/---

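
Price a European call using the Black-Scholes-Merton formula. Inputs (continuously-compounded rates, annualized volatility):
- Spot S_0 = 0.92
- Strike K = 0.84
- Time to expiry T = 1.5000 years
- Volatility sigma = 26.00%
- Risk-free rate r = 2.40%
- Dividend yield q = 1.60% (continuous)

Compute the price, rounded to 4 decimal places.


Answer: Price = 0.1576

Derivation:
d1 = (ln(S/K) + (r - q + 0.5*sigma^2) * T) / (sigma * sqrt(T)) = 0.48258647
d2 = d1 - sigma * sqrt(T) = 0.16415280
exp(-rT) = 0.96464029; exp(-qT) = 0.97628571
C = S_0 * exp(-qT) * N(d1) - K * exp(-rT) * N(d2)
N(d1) = 0.68530531; N(d2) = 0.56519457
C = 0.9200 * 0.97628571 * 0.68530531 - 0.8400 * 0.96464029 * 0.56519457 = 0.1576


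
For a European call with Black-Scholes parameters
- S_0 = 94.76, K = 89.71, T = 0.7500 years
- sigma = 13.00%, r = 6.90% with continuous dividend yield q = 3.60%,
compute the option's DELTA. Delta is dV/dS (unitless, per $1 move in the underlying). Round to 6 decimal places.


Answer: Delta = 0.756438

Derivation:
d1 = 0.7625698644; d2 = 0.6499865619
phi(d1) = 0.2982882637; exp(-qT) = 0.9733612415; exp(-rT) = 0.9495662287
N(d1) = 0.7771400187
Delta = exp(-qT) * N(d1) = 0.9733612415 * 0.7771400187 = 0.756438


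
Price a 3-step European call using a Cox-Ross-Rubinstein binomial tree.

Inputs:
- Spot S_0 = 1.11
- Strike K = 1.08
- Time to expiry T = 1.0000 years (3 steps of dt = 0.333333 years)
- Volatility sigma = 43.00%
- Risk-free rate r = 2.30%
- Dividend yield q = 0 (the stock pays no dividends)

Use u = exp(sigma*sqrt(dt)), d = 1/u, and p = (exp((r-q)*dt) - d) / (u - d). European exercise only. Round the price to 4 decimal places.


Answer: Price = V(0,0) = 0.2277

Derivation:
dt = T/N = 0.333333
u = exp(sigma*sqrt(dt)) = 1.281794; d = 1/u = 0.780157
p = (exp((r-q)*dt) - d) / (u - d) = 0.453594
Discount per step: exp(-r*dt) = 0.992363
Stock lattice S(k, i) with i counting down-moves:
  k=0: S(0,0) = 1.1100
  k=1: S(1,0) = 1.4228; S(1,1) = 0.8660
  k=2: S(2,0) = 1.8237; S(2,1) = 1.1100; S(2,2) = 0.6756
  k=3: S(3,0) = 2.3376; S(3,1) = 1.4228; S(3,2) = 0.8660; S(3,3) = 0.5271
Terminal payoffs V(N, i) = max(S_T - K, 0):
  V(3,0) = 1.257640; V(3,1) = 0.342791; V(3,2) = 0.000000; V(3,3) = 0.000000
Backward induction: V(k, i) = exp(-r*dt) * [p * V(k+1, i) + (1-p) * V(k+1, i+1)].
  V(2,0) = exp(-r*dt) * [p*1.257640 + (1-p)*0.342791] = 0.751974
  V(2,1) = exp(-r*dt) * [p*0.342791 + (1-p)*0.000000] = 0.154300
  V(2,2) = exp(-r*dt) * [p*0.000000 + (1-p)*0.000000] = 0.000000
  V(1,0) = exp(-r*dt) * [p*0.751974 + (1-p)*0.154300] = 0.422152
  V(1,1) = exp(-r*dt) * [p*0.154300 + (1-p)*0.000000] = 0.069455
  V(0,0) = exp(-r*dt) * [p*0.422152 + (1-p)*0.069455] = 0.227684


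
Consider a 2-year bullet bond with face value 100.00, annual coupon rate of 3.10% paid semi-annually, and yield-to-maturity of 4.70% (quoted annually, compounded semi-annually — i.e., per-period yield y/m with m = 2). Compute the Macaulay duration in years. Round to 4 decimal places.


Answer: Macaulay duration = 1.9539 years

Derivation:
Coupon per period c = face * coupon_rate / m = 1.550000
Periods per year m = 2; per-period yield y/m = 0.023500
Number of cashflows N = 4
Cashflows (t years, CF_t, discount factor 1/(1+y/m)^(m*t), PV):
  t = 0.5000: CF_t = 1.550000, DF = 0.977040, PV = 1.514411
  t = 1.0000: CF_t = 1.550000, DF = 0.954606, PV = 1.479640
  t = 1.5000: CF_t = 1.550000, DF = 0.932688, PV = 1.445667
  t = 2.0000: CF_t = 101.550000, DF = 0.911273, PV = 92.539796
Price P = sum_t PV_t = 96.979514
Macaulay numerator sum_t t * PV_t:
  t * PV_t at t = 0.5000: 0.757206
  t * PV_t at t = 1.0000: 1.479640
  t * PV_t at t = 1.5000: 2.168500
  t * PV_t at t = 2.0000: 185.079593
Macaulay duration D = (sum_t t * PV_t) / P = 189.484938 / 96.979514 = 1.953866


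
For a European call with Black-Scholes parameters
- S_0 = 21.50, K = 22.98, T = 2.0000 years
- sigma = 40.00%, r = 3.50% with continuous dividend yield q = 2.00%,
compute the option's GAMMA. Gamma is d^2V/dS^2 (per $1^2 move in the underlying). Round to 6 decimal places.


d1 = 0.2181931110; d2 = -0.3474923140
phi(d1) = 0.3895579477; exp(-qT) = 0.9607894392; exp(-rT) = 0.9323938199
Gamma = exp(-qT) * phi(d1) / (S * sigma * sqrt(T)) = 0.9607894392 * 0.3895579477 / (21.5000 * 0.4000 * 1.4142135624) = 0.030774

Answer: Gamma = 0.030774


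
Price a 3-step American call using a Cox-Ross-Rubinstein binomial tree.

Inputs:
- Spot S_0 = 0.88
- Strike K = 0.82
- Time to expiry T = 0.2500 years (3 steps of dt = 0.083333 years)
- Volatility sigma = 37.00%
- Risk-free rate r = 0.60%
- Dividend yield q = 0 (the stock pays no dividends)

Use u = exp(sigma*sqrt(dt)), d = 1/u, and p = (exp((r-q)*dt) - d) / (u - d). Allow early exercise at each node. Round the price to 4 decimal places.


Answer: Price = V(0,0) = 0.0987

Derivation:
dt = T/N = 0.083333
u = exp(sigma*sqrt(dt)) = 1.112723; d = 1/u = 0.898697
p = (exp((r-q)*dt) - d) / (u - d) = 0.475660
Discount per step: exp(-r*dt) = 0.999500
Stock lattice S(k, i) with i counting down-moves:
  k=0: S(0,0) = 0.8800
  k=1: S(1,0) = 0.9792; S(1,1) = 0.7909
  k=2: S(2,0) = 1.0896; S(2,1) = 0.8800; S(2,2) = 0.7107
  k=3: S(3,0) = 1.2124; S(3,1) = 0.9792; S(3,2) = 0.7909; S(3,3) = 0.6387
Terminal payoffs V(N, i) = max(S_T - K, 0):
  V(3,0) = 0.392393; V(3,1) = 0.159196; V(3,2) = 0.000000; V(3,3) = 0.000000
Backward induction: V(k, i) = exp(-r*dt) * [p * V(k+1, i) + (1-p) * V(k+1, i+1)]; then take max(V_cont, immediate exercise) for American.
  V(2,0) = exp(-r*dt) * [p*0.392393 + (1-p)*0.159196] = 0.269983; exercise = 0.269573; V(2,0) = max -> 0.269983
  V(2,1) = exp(-r*dt) * [p*0.159196 + (1-p)*0.000000] = 0.075685; exercise = 0.060000; V(2,1) = max -> 0.075685
  V(2,2) = exp(-r*dt) * [p*0.000000 + (1-p)*0.000000] = 0.000000; exercise = 0.000000; V(2,2) = max -> 0.000000
  V(1,0) = exp(-r*dt) * [p*0.269983 + (1-p)*0.075685] = 0.168021; exercise = 0.159196; V(1,0) = max -> 0.168021
  V(1,1) = exp(-r*dt) * [p*0.075685 + (1-p)*0.000000] = 0.035982; exercise = 0.000000; V(1,1) = max -> 0.035982
  V(0,0) = exp(-r*dt) * [p*0.168021 + (1-p)*0.035982] = 0.098738; exercise = 0.060000; V(0,0) = max -> 0.098738


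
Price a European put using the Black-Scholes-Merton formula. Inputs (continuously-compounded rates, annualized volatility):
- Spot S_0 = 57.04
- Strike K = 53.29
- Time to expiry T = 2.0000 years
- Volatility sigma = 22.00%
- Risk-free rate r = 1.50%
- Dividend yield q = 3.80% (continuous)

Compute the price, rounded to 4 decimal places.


d1 = (ln(S/K) + (r - q + 0.5*sigma^2) * T) / (sigma * sqrt(T)) = 0.22628728
d2 = d1 - sigma * sqrt(T) = -0.08483970
exp(-rT) = 0.97044553; exp(-qT) = 0.92681621
P = K * exp(-rT) * N(-d2) - S_0 * exp(-qT) * N(-d1)
N(-d1) = 0.41048899; N(-d2) = 0.53380558
P = 53.2900 * 0.97044553 * 0.53380558 - 57.0400 * 0.92681621 * 0.41048899 = 5.9050

Answer: Price = 5.9050


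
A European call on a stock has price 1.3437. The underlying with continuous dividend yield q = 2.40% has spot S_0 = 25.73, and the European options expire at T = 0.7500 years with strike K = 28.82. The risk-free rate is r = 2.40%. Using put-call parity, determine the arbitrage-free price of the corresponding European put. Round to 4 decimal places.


Answer: Put price = 4.3786

Derivation:
Put-call parity: C - P = S_0 * exp(-qT) - K * exp(-rT).
S_0 * exp(-qT) = 25.7300 * 0.98216103 = 25.27100336
K * exp(-rT) = 28.8200 * 0.98216103 = 28.30588095
P = C - S*exp(-qT) + K*exp(-rT)
P = 1.3437 - 25.27100336 + 28.30588095 = 4.3786


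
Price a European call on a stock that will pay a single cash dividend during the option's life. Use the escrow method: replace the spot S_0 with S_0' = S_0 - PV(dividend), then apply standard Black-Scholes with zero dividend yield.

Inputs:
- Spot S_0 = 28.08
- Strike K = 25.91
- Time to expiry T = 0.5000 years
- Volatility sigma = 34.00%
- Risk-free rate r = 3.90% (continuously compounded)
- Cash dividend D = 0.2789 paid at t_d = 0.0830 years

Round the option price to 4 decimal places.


PV(D) = D * exp(-r * t_d) = 0.2789 * 0.99676823 = 0.27799866
S_0' = S_0 - PV(D) = 28.0800 - 0.27799866 = 27.80200134
d1 = (ln(S_0'/K) + (r + sigma^2/2)*T) / (sigma*sqrt(T)) = 0.49447151
d2 = d1 - sigma*sqrt(T) = 0.25405521
exp(-rT) = 0.98068890
N(d1) = 0.68951339; N(d2) = 0.60027355
C = S_0' * N(d1) - K * exp(-rT) * N(d2) = 27.80200134 * 0.68951339 - 25.9100 * 0.98068890 * 0.60027355 = 3.9171

Answer: Price = 3.9171


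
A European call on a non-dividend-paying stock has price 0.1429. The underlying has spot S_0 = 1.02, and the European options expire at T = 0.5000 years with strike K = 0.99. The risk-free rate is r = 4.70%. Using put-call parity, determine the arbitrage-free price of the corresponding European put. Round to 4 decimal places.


Answer: Put price = 0.0899

Derivation:
Put-call parity: C - P = S_0 * exp(-qT) - K * exp(-rT).
S_0 * exp(-qT) = 1.0200 * 1.00000000 = 1.02000000
K * exp(-rT) = 0.9900 * 0.97677397 = 0.96700623
P = C - S*exp(-qT) + K*exp(-rT)
P = 0.1429 - 1.02000000 + 0.96700623 = 0.0899


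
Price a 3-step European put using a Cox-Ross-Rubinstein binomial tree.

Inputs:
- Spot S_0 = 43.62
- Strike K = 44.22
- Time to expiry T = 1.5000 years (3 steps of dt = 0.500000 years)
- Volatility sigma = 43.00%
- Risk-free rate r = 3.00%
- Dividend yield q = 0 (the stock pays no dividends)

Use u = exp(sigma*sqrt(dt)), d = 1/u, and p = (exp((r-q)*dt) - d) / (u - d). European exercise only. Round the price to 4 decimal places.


Answer: Price = V(0,0) = 8.9744

Derivation:
dt = T/N = 0.500000
u = exp(sigma*sqrt(dt)) = 1.355345; d = 1/u = 0.737820
p = (exp((r-q)*dt) - d) / (u - d) = 0.449040
Discount per step: exp(-r*dt) = 0.985112
Stock lattice S(k, i) with i counting down-moves:
  k=0: S(0,0) = 43.6200
  k=1: S(1,0) = 59.1201; S(1,1) = 32.1837
  k=2: S(2,0) = 80.1282; S(2,1) = 43.6200; S(2,2) = 23.7458
  k=3: S(3,0) = 108.6013; S(3,1) = 59.1201; S(3,2) = 32.1837; S(3,3) = 17.5201
Terminal payoffs V(N, i) = max(K - S_T, 0):
  V(3,0) = 0.000000; V(3,1) = 0.000000; V(3,2) = 12.036309; V(3,3) = 26.699914
Backward induction: V(k, i) = exp(-r*dt) * [p * V(k+1, i) + (1-p) * V(k+1, i+1)].
  V(2,0) = exp(-r*dt) * [p*0.000000 + (1-p)*0.000000] = 0.000000
  V(2,1) = exp(-r*dt) * [p*0.000000 + (1-p)*12.036309] = 6.532795
  V(2,2) = exp(-r*dt) * [p*12.036309 + (1-p)*26.699914] = 19.815891
  V(1,0) = exp(-r*dt) * [p*0.000000 + (1-p)*6.532795] = 3.545723
  V(1,1) = exp(-r*dt) * [p*6.532795 + (1-p)*19.815891] = 13.645033
  V(0,0) = exp(-r*dt) * [p*3.545723 + (1-p)*13.645033] = 8.974409


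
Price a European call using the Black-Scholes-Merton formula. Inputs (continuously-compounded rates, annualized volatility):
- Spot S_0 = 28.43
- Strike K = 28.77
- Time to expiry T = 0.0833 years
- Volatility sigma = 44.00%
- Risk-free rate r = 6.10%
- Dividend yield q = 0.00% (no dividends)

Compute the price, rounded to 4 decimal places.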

\---

→ Work required
What is asked for is an exact copy of the lines above from the one containing "- Cash dividend" through the one containing "- Risk-free rate r = 3.00%", and only those.

→ Expected answer
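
- Cash dividend D = 0.2789 paid at t_d = 0.0830 years

Round the option price to 4 decimal places.


PV(D) = D * exp(-r * t_d) = 0.2789 * 0.99676823 = 0.27799866
S_0' = S_0 - PV(D) = 28.0800 - 0.27799866 = 27.80200134
d1 = (ln(S_0'/K) + (r + sigma^2/2)*T) / (sigma*sqrt(T)) = 0.49447151
d2 = d1 - sigma*sqrt(T) = 0.25405521
exp(-rT) = 0.98068890
N(d1) = 0.68951339; N(d2) = 0.60027355
C = S_0' * N(d1) - K * exp(-rT) * N(d2) = 27.80200134 * 0.68951339 - 25.9100 * 0.98068890 * 0.60027355 = 3.9171

Answer: Price = 3.9171


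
A European call on a non-dividend-paying stock has price 0.1429. The underlying has spot S_0 = 1.02, and the European options expire at T = 0.5000 years with strike K = 0.99. The risk-free rate is r = 4.70%. Using put-call parity, determine the arbitrage-free price of the corresponding European put. Round to 4 decimal places.


Answer: Put price = 0.0899

Derivation:
Put-call parity: C - P = S_0 * exp(-qT) - K * exp(-rT).
S_0 * exp(-qT) = 1.0200 * 1.00000000 = 1.02000000
K * exp(-rT) = 0.9900 * 0.97677397 = 0.96700623
P = C - S*exp(-qT) + K*exp(-rT)
P = 0.1429 - 1.02000000 + 0.96700623 = 0.0899


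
Price a 3-step European put using a Cox-Ross-Rubinstein binomial tree.

Inputs:
- Spot S_0 = 43.62
- Strike K = 44.22
- Time to expiry T = 1.5000 years (3 steps of dt = 0.500000 years)
- Volatility sigma = 43.00%
- Risk-free rate r = 3.00%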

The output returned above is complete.